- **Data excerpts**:

--------------------

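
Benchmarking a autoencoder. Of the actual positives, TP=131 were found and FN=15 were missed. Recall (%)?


Recall = TP/(TP+FN)
= 131/(131+15)
= 131/146 = 89.73%

89.73%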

--------------------

- **Work instruction**:
Exactly as they appear above, the records are to be transcribed in full.

- **Response to this task**:
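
Benchmarking a autoencoder. Of the actual positives, TP=131 were found and FN=15 were missed. Recall (%)?


Recall = TP/(TP+FN)
= 131/(131+15)
= 131/146 = 89.73%

89.73%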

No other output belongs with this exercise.